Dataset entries
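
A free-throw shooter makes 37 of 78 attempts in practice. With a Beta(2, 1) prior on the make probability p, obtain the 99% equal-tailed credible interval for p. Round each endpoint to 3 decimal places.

Posterior: Beta(2+37, 1+41) = Beta(39, 42).
Equal-tailed 99% interval: the 0.005 and 0.995 quantiles of Beta(39, 42).
Posterior mean ≈ 0.481, SD ≈ 0.055; a Normal approximation gives roughly [0.339, 0.624].
Exact: F⁻¹(0.005) = 0.342; F⁻¹(0.995) = 0.623.

[0.342, 0.623]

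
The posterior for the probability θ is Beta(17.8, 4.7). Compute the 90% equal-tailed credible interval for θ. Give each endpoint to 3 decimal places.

[0.639, 0.913]

Posterior: Beta(17.8, 4.7).
Equal-tailed 90% interval: the 0.05 and 0.95 quantiles of Beta(17.8, 4.7).
Posterior mean ≈ 0.791, SD ≈ 0.084; a Normal approximation gives roughly [0.653, 0.929].
Exact: F⁻¹(0.05) = 0.639; F⁻¹(0.95) = 0.913.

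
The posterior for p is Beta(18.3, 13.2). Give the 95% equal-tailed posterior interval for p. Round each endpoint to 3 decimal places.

[0.408, 0.744]

Posterior: Beta(18.3, 13.2).
Equal-tailed 95% interval: the 0.025 and 0.975 quantiles of Beta(18.3, 13.2).
Posterior mean ≈ 0.581, SD ≈ 0.087; a Normal approximation gives roughly [0.411, 0.751].
Exact: F⁻¹(0.025) = 0.408; F⁻¹(0.975) = 0.744.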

EXERCISE INSTRUCTIONS: From the records above, extract every entry exactly as given.

TASK RESULT:
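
A free-throw shooter makes 37 of 78 attempts in practice. With a Beta(2, 1) prior on the make probability p, obtain the 99% equal-tailed credible interval for p. Round each endpoint to 3 decimal places.

Posterior: Beta(2+37, 1+41) = Beta(39, 42).
Equal-tailed 99% interval: the 0.005 and 0.995 quantiles of Beta(39, 42).
Posterior mean ≈ 0.481, SD ≈ 0.055; a Normal approximation gives roughly [0.339, 0.624].
Exact: F⁻¹(0.005) = 0.342; F⁻¹(0.995) = 0.623.

[0.342, 0.623]

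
The posterior for the probability θ is Beta(17.8, 4.7). Compute the 90% equal-tailed credible interval for θ. Give each endpoint to 3 decimal places.

[0.639, 0.913]

Posterior: Beta(17.8, 4.7).
Equal-tailed 90% interval: the 0.05 and 0.95 quantiles of Beta(17.8, 4.7).
Posterior mean ≈ 0.791, SD ≈ 0.084; a Normal approximation gives roughly [0.653, 0.929].
Exact: F⁻¹(0.05) = 0.639; F⁻¹(0.95) = 0.913.

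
The posterior for p is Beta(18.3, 13.2). Give the 95% equal-tailed posterior interval for p. Round each endpoint to 3 decimal places.

[0.408, 0.744]

Posterior: Beta(18.3, 13.2).
Equal-tailed 95% interval: the 0.025 and 0.975 quantiles of Beta(18.3, 13.2).
Posterior mean ≈ 0.581, SD ≈ 0.087; a Normal approximation gives roughly [0.411, 0.751].
Exact: F⁻¹(0.025) = 0.408; F⁻¹(0.975) = 0.744.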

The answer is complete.